• **Work required**
Please print the entries below exactly, from the line with "Amortization difference on pollution-control facilities: 83,600" through the line with "Investment credit available: 110,000 kr", including both of those lines and leaving out all others.

• **Extracted data**

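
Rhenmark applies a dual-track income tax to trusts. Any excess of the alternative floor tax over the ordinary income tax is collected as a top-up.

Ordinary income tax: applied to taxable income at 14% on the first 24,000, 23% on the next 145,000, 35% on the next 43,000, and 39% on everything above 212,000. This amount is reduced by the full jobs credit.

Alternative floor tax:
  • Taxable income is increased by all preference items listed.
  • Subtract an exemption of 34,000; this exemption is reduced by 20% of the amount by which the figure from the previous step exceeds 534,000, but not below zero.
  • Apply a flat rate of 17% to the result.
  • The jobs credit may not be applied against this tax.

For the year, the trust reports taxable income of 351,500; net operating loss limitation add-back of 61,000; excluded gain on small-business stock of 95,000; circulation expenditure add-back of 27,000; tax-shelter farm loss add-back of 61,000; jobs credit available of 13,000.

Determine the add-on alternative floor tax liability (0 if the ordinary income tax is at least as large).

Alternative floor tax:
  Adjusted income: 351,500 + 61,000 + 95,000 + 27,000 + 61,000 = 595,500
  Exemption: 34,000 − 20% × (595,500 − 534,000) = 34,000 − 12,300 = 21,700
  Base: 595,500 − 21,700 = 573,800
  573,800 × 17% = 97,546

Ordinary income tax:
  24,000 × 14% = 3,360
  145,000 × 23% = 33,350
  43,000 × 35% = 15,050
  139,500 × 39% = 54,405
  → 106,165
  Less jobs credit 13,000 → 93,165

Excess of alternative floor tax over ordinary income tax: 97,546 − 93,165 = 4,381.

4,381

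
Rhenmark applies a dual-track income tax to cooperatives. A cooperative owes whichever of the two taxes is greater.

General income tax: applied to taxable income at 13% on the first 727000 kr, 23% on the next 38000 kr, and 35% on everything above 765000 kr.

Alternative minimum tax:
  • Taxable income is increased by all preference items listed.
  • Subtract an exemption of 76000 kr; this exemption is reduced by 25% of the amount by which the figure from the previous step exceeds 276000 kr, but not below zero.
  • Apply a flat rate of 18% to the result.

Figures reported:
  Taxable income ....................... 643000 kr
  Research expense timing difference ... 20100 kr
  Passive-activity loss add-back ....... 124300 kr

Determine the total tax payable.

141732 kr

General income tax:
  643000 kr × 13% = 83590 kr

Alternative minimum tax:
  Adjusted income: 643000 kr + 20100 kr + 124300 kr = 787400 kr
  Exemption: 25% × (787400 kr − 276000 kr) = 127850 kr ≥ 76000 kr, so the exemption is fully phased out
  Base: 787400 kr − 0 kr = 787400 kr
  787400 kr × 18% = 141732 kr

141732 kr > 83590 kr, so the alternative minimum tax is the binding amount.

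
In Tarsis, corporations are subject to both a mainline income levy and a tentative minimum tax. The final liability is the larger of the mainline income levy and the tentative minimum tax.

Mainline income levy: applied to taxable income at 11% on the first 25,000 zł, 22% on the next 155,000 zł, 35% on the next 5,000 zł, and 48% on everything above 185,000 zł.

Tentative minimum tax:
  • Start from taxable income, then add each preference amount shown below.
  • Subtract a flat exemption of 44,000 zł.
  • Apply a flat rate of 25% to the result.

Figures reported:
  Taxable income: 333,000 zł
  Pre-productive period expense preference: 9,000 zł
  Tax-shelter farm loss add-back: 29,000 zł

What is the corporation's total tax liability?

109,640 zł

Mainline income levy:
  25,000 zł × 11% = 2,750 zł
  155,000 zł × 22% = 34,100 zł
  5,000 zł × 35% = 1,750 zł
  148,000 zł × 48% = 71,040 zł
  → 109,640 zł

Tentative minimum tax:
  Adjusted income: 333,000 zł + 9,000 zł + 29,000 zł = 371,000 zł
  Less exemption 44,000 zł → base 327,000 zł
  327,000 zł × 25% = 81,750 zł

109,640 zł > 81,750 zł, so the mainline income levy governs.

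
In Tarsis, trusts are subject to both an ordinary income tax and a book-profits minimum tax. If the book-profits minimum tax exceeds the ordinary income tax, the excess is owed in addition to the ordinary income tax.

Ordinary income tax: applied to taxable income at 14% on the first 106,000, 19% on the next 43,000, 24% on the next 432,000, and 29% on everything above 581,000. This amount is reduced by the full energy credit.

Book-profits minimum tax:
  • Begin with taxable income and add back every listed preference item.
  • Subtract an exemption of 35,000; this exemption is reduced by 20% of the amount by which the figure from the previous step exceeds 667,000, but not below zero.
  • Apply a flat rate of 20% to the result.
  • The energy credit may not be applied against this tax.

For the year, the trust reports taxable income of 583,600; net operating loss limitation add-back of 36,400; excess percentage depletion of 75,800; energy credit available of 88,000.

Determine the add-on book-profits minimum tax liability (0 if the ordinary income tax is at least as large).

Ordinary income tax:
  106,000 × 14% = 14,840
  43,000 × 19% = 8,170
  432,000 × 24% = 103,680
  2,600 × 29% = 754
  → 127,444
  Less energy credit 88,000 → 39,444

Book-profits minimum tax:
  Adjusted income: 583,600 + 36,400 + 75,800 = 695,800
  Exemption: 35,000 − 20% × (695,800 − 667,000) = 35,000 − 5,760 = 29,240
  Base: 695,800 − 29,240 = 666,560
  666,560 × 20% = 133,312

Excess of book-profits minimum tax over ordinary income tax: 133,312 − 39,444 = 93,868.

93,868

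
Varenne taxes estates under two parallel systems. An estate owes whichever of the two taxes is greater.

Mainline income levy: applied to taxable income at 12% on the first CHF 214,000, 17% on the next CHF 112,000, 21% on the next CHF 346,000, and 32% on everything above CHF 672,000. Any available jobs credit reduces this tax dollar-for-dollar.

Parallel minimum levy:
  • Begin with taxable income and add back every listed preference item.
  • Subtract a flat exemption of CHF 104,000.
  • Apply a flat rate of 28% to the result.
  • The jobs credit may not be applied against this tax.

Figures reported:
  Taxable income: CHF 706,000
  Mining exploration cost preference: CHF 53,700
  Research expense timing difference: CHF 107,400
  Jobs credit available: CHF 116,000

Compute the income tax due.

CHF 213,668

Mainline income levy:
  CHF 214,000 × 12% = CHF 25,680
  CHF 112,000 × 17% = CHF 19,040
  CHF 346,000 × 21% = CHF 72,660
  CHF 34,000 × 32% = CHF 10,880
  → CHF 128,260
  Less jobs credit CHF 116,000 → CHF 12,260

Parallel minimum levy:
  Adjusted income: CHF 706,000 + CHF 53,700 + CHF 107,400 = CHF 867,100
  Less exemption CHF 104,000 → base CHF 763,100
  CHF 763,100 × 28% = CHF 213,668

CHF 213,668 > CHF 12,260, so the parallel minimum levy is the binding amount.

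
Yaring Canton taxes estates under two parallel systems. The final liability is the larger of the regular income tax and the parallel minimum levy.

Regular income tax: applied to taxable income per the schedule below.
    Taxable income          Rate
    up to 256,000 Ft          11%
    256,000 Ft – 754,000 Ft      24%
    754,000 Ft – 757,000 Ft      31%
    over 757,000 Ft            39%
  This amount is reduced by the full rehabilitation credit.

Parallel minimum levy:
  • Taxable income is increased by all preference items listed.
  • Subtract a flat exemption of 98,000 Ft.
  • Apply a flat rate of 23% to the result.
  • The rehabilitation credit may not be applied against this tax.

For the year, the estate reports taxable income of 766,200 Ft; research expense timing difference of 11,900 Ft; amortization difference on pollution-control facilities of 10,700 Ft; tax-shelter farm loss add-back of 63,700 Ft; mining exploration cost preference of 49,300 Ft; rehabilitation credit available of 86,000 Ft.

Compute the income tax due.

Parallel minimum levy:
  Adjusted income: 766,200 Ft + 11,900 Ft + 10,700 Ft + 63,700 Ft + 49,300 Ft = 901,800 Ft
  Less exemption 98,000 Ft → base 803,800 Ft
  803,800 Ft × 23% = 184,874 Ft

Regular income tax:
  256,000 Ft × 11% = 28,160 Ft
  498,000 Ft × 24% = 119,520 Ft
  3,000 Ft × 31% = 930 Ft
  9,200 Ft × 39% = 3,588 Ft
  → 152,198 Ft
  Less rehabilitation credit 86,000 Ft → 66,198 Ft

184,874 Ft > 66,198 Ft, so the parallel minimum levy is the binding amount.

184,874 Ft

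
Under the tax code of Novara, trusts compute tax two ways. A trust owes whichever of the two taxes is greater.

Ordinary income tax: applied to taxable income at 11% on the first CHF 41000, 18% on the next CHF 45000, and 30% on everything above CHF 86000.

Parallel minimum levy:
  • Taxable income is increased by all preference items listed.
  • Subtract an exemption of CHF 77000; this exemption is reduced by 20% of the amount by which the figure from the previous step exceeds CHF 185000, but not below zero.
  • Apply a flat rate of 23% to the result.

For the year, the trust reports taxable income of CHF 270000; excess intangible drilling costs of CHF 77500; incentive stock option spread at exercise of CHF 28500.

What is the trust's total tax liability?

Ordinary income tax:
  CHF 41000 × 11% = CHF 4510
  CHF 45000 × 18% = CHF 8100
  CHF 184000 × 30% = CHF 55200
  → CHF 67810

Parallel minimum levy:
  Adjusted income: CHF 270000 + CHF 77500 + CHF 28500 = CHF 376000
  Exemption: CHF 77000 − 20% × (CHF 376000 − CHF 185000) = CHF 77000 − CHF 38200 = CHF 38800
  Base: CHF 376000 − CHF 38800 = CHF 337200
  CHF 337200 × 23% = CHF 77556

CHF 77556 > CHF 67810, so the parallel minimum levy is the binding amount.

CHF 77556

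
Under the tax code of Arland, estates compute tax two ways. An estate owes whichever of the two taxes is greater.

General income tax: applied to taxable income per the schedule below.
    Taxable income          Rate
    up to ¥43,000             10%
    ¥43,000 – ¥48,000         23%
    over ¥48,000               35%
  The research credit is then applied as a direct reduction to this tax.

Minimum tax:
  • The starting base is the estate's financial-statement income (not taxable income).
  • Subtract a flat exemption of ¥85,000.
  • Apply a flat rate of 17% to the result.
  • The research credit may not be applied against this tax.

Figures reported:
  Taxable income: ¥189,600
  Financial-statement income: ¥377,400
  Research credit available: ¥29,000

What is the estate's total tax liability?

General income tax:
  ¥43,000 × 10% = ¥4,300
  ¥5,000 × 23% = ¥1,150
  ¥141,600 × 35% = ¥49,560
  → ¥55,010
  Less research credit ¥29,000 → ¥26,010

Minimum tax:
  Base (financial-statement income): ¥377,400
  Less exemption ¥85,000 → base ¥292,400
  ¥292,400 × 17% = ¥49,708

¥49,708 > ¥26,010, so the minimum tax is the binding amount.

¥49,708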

* * *

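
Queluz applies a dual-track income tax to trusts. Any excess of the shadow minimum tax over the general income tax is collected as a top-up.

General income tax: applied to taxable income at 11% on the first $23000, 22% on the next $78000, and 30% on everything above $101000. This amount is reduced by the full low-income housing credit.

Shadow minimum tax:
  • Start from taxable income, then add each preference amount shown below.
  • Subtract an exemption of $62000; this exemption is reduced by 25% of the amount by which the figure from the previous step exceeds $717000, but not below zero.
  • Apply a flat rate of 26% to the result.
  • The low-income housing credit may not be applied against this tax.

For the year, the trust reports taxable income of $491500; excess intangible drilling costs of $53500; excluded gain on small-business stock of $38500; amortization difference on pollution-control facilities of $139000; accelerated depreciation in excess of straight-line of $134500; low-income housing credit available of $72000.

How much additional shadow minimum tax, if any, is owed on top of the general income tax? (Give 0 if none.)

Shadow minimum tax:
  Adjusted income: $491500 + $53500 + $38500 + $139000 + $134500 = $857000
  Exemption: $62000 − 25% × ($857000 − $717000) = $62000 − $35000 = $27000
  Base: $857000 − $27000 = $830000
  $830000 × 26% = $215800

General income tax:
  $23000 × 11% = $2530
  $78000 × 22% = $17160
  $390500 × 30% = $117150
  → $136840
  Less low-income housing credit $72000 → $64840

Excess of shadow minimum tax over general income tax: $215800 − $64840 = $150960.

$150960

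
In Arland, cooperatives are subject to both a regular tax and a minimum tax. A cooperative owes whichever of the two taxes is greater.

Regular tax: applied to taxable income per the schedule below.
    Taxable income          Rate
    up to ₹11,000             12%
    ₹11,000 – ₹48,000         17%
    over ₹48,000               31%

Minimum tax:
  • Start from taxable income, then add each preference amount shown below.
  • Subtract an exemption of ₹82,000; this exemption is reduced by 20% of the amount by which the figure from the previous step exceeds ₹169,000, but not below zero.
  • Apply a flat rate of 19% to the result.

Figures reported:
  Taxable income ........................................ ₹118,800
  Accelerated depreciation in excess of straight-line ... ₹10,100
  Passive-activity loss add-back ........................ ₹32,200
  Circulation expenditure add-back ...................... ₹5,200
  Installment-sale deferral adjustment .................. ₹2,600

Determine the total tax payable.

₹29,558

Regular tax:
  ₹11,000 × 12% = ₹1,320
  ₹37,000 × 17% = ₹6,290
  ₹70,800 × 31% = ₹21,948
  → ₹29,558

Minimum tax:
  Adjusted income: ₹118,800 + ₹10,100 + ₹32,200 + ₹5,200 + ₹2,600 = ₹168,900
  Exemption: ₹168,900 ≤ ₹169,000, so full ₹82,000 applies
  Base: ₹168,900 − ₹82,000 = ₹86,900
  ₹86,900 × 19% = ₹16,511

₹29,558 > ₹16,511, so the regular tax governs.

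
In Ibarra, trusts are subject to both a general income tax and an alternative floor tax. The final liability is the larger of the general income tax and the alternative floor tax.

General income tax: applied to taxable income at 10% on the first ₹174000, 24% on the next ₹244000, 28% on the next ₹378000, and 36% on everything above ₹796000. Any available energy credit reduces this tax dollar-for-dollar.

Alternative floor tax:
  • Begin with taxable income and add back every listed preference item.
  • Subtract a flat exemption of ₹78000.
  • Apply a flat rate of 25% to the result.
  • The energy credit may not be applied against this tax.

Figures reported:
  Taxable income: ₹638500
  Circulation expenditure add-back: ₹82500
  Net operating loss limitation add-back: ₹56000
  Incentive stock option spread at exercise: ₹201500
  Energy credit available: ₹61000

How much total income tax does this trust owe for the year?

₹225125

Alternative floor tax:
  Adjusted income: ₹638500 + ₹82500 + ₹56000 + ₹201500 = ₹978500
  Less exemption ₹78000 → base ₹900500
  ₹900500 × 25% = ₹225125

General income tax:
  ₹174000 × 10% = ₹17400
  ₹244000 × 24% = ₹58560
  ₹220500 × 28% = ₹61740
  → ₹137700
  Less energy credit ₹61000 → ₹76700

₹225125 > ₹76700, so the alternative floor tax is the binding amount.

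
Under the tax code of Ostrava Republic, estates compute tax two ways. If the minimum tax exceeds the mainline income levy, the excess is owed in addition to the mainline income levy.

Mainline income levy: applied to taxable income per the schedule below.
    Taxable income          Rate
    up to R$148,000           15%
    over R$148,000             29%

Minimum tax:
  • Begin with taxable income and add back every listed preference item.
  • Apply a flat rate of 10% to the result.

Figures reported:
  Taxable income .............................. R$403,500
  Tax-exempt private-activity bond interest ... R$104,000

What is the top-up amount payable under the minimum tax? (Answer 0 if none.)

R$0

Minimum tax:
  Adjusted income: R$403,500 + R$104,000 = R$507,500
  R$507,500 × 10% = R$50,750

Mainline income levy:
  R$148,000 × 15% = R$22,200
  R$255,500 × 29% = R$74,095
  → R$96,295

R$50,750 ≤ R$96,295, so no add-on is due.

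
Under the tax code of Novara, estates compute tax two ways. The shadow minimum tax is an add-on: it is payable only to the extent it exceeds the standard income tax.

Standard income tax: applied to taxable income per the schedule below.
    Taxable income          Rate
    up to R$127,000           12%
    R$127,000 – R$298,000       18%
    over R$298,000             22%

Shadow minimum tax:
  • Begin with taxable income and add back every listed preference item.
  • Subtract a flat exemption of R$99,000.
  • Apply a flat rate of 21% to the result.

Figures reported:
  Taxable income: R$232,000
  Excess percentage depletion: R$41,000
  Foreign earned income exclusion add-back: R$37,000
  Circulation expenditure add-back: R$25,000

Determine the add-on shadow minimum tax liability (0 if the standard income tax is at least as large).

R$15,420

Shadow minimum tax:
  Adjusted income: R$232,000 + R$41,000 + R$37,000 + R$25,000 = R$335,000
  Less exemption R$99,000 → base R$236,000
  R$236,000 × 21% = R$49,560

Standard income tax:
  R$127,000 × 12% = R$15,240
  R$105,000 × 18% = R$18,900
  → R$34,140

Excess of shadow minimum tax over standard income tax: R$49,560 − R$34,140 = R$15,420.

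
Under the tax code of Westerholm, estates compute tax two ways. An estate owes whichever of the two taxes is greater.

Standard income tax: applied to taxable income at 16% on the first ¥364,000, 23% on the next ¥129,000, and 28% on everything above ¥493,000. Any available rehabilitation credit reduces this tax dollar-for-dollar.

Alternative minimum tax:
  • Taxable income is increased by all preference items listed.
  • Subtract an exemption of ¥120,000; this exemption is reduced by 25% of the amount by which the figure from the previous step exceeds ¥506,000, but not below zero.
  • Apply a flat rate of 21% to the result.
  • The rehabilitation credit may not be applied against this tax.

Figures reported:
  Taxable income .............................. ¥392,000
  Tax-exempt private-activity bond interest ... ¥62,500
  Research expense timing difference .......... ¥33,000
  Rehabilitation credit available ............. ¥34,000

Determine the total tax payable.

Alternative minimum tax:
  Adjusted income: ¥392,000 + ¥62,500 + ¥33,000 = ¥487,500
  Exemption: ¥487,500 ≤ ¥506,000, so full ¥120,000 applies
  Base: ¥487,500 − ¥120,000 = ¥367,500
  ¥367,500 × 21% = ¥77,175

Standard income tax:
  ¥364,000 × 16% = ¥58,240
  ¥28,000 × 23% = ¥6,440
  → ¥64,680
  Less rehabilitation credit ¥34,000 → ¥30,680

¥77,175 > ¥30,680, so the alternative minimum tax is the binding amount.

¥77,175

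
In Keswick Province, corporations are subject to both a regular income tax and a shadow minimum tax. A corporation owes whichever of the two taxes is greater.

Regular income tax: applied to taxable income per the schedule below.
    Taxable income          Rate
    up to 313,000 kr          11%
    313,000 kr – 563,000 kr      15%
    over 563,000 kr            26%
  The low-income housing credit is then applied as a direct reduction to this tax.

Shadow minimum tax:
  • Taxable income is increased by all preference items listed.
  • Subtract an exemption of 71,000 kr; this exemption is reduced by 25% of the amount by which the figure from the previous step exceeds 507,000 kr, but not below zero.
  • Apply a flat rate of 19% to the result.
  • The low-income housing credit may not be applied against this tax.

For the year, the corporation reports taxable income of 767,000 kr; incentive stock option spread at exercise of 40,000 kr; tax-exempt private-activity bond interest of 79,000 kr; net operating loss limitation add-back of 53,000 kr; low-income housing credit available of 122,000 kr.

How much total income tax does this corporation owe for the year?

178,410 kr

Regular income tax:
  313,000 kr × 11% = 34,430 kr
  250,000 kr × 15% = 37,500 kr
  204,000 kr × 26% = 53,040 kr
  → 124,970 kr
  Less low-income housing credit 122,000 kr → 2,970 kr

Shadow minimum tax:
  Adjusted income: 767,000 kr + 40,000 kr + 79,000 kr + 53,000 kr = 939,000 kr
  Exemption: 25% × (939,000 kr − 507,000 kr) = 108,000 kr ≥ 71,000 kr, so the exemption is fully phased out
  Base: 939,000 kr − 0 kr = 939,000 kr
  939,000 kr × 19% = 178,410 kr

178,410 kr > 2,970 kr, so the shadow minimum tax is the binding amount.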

---

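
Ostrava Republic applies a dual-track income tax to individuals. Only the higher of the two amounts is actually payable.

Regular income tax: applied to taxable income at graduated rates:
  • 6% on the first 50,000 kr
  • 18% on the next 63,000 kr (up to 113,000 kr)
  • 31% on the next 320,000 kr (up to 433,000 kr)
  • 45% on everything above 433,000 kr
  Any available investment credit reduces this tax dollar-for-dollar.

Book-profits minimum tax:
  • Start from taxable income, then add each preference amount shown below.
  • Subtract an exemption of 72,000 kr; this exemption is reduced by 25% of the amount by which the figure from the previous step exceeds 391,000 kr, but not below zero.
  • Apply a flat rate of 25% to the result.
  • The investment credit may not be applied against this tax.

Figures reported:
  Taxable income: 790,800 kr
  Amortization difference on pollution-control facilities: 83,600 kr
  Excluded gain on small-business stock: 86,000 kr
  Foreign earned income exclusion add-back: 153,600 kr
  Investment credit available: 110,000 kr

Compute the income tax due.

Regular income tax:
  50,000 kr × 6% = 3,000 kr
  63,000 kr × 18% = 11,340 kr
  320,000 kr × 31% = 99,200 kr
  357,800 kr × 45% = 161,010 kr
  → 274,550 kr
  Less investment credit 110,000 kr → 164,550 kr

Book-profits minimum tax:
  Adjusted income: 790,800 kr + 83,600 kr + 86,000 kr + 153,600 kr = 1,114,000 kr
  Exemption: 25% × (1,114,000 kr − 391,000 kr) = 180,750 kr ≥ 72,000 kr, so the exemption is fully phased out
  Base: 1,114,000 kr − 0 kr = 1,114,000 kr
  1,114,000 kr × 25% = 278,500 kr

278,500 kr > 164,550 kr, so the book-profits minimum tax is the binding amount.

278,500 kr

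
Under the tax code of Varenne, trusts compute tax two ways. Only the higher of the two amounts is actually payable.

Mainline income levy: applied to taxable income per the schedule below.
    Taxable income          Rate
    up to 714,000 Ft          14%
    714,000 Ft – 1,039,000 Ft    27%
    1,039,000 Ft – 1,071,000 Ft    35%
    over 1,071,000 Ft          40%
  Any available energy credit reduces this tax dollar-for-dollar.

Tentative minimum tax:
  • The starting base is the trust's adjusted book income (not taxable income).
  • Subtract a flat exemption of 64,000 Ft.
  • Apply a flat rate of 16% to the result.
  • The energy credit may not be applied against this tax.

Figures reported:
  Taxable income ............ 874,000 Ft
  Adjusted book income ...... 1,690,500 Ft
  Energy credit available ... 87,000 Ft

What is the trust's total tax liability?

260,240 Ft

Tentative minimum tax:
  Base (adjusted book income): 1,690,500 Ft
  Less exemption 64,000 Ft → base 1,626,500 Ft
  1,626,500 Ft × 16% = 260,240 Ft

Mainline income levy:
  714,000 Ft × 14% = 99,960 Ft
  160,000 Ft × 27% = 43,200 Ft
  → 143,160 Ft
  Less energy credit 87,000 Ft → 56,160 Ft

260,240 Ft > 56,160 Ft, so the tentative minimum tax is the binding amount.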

• **Solved exercise**
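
  Amortization difference on pollution-control facilities: 83,600 kr
  Excluded gain on small-business stock: 86,000 kr
  Foreign earned income exclusion add-back: 153,600 kr
  Investment credit available: 110,000 kr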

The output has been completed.